◆ Assignment: Given the listing below, write out exactly the lines starting with the line that has "What is the value of the offset immediately AFTER step 4" and going on through the line that has "4. seek(19, SET)", both kept.

◆ Data for review:

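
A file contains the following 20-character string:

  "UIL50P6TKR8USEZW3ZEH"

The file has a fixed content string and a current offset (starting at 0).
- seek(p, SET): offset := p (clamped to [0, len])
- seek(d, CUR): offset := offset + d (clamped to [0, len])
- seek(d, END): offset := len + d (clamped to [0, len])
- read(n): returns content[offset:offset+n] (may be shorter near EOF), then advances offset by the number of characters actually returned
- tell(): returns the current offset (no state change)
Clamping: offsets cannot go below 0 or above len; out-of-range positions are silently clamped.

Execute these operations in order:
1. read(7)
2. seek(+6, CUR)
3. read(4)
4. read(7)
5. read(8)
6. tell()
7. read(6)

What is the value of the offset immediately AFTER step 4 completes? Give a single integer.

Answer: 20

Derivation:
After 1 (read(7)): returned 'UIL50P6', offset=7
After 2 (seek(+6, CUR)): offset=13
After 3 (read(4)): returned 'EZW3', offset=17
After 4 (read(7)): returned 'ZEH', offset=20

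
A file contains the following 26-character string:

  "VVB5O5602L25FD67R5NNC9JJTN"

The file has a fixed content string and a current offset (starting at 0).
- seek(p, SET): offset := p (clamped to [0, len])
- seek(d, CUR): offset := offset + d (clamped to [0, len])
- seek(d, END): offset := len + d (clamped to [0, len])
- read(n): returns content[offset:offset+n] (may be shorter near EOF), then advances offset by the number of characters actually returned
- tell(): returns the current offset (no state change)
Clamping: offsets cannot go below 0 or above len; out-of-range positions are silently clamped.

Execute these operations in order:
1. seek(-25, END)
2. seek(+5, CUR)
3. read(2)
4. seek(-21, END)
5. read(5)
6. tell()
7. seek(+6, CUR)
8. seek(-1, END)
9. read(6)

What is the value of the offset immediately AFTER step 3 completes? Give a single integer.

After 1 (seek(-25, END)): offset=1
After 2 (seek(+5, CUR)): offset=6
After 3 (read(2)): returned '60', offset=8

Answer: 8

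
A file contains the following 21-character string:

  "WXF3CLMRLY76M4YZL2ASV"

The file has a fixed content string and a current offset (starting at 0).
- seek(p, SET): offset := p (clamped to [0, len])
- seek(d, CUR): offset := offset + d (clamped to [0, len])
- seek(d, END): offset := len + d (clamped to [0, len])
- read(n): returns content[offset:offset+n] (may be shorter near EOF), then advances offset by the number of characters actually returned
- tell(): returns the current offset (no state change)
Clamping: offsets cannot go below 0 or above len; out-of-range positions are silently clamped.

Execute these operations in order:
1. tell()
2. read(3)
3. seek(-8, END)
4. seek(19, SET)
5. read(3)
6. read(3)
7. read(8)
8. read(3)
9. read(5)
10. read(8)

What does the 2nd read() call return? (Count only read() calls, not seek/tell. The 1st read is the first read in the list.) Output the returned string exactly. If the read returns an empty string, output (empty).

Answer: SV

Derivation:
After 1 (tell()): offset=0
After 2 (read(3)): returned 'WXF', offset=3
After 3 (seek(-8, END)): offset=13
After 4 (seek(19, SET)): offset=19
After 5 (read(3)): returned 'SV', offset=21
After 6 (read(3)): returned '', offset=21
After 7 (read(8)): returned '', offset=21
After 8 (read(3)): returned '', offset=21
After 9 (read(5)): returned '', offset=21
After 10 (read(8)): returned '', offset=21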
--
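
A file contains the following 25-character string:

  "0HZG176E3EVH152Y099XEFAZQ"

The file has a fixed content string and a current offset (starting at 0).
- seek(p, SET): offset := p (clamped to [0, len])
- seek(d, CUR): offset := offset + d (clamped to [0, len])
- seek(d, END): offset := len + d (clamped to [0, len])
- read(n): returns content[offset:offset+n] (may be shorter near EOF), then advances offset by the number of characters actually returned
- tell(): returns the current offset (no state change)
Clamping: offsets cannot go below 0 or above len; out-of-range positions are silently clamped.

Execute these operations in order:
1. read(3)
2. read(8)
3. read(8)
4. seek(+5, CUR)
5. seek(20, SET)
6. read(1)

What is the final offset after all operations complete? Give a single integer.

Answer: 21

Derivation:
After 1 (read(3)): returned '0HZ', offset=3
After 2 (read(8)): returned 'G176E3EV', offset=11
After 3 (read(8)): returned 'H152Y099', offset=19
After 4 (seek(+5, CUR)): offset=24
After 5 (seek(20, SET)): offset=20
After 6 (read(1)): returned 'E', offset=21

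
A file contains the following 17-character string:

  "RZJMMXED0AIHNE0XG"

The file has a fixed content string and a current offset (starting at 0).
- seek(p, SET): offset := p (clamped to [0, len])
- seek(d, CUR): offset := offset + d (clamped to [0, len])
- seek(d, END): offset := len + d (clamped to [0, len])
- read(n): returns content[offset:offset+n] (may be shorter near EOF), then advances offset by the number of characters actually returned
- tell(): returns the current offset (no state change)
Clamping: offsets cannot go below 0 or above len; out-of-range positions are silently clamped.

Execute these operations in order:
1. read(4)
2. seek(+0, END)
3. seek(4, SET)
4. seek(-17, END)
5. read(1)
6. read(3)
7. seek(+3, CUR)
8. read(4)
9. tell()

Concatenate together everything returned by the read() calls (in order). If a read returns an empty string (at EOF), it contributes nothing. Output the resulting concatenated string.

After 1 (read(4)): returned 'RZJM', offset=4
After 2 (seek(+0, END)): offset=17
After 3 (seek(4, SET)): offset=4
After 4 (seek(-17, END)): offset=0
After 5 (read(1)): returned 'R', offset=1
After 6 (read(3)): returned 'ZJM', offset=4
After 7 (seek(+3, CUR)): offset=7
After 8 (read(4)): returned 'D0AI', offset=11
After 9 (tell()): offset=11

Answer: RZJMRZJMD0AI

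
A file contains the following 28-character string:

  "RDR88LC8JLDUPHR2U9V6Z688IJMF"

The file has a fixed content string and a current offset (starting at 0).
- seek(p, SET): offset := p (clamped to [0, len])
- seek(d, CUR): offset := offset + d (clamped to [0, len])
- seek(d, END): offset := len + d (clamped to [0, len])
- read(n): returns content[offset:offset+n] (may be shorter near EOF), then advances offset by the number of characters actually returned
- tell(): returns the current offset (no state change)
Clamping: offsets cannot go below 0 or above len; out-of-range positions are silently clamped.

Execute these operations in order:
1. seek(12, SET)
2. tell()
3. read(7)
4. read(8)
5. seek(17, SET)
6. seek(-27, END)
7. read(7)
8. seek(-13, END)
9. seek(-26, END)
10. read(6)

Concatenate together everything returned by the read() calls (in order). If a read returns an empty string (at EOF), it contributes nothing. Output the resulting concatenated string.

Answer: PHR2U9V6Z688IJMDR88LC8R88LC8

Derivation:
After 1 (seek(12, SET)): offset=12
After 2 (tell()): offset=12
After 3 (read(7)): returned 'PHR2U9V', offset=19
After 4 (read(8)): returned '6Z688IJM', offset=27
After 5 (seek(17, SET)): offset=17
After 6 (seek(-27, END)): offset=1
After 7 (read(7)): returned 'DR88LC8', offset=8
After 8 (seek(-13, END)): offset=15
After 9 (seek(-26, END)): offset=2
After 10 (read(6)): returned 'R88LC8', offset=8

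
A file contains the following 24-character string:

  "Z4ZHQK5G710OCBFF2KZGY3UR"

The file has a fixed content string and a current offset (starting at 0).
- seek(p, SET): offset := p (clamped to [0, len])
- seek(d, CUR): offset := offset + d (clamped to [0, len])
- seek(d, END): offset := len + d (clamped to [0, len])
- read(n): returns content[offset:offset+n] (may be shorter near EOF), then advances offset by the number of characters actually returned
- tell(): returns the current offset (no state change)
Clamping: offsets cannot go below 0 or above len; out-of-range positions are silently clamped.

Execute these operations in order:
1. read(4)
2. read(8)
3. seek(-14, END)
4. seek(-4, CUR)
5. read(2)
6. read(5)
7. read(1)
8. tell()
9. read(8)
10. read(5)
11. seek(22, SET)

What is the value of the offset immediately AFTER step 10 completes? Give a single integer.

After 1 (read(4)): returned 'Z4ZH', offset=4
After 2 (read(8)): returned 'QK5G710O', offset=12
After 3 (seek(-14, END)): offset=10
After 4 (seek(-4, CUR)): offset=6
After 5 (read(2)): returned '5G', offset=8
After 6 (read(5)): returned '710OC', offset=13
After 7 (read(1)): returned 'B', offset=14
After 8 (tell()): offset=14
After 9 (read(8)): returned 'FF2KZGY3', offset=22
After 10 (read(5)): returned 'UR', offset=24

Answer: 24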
* * *
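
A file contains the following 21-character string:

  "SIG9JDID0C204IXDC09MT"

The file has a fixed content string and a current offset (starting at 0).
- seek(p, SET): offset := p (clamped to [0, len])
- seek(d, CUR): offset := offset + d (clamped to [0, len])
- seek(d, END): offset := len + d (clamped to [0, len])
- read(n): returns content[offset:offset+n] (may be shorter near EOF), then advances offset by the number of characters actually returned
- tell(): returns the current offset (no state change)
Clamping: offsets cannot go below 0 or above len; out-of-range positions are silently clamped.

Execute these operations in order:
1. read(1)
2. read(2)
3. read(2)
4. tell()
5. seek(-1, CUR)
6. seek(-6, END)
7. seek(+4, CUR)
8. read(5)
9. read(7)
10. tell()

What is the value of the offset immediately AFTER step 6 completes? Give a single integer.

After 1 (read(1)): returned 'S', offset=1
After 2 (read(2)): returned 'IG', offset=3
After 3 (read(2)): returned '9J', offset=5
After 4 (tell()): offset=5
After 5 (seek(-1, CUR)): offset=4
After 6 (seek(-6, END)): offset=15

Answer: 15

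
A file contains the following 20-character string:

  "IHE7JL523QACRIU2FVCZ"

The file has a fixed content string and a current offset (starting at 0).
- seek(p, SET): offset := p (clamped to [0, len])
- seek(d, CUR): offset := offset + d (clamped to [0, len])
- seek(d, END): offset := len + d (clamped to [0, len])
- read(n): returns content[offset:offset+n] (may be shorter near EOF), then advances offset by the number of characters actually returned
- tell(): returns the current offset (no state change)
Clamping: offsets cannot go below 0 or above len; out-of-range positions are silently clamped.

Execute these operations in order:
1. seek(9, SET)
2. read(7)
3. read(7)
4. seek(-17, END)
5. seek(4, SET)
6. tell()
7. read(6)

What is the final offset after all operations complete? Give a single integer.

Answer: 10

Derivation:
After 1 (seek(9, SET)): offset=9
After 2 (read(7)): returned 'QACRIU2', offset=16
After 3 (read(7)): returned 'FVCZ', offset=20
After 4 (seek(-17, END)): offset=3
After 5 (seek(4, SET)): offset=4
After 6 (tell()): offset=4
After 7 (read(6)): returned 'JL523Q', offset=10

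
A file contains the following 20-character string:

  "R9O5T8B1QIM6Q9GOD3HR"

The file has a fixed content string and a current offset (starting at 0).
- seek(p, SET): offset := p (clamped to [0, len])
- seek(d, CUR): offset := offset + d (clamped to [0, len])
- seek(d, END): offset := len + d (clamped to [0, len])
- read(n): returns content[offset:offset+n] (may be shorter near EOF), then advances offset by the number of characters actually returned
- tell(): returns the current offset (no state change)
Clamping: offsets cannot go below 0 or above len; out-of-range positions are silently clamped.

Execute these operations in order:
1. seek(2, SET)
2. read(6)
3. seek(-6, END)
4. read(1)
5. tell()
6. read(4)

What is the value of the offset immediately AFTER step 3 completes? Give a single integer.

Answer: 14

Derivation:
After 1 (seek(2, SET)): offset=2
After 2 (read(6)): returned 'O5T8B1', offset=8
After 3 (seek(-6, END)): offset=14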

◆ Your response:
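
What is the value of the offset immediately AFTER step 4 completes? Give a single integer.

Answer: 20

Derivation:
After 1 (read(7)): returned 'UIL50P6', offset=7
After 2 (seek(+6, CUR)): offset=13
After 3 (read(4)): returned 'EZW3', offset=17
After 4 (read(7)): returned 'ZEH', offset=20

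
A file contains the following 26-character string:

  "VVB5O5602L25FD67R5NNC9JJTN"

The file has a fixed content string and a current offset (starting at 0).
- seek(p, SET): offset := p (clamped to [0, len])
- seek(d, CUR): offset := offset + d (clamped to [0, len])
- seek(d, END): offset := len + d (clamped to [0, len])
- read(n): returns content[offset:offset+n] (may be shorter near EOF), then advances offset by the number of characters actually returned
- tell(): returns the current offset (no state change)
Clamping: offsets cannot go below 0 or above len; out-of-range positions are silently clamped.

Execute these operations in order:
1. seek(-25, END)
2. seek(+5, CUR)
3. read(2)
4. seek(-21, END)
5. read(5)
6. tell()
7. seek(+6, CUR)
8. seek(-1, END)
9. read(6)

What is the value of the offset immediately AFTER step 3 completes? Give a single integer.

After 1 (seek(-25, END)): offset=1
After 2 (seek(+5, CUR)): offset=6
After 3 (read(2)): returned '60', offset=8

Answer: 8

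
A file contains the following 21-character string:

  "WXF3CLMRLY76M4YZL2ASV"

The file has a fixed content string and a current offset (starting at 0).
- seek(p, SET): offset := p (clamped to [0, len])
- seek(d, CUR): offset := offset + d (clamped to [0, len])
- seek(d, END): offset := len + d (clamped to [0, len])
- read(n): returns content[offset:offset+n] (may be shorter near EOF), then advances offset by the number of characters actually returned
- tell(): returns the current offset (no state change)
Clamping: offsets cannot go below 0 or above len; out-of-range positions are silently clamped.

Execute these operations in order:
1. tell()
2. read(3)
3. seek(-8, END)
4. seek(19, SET)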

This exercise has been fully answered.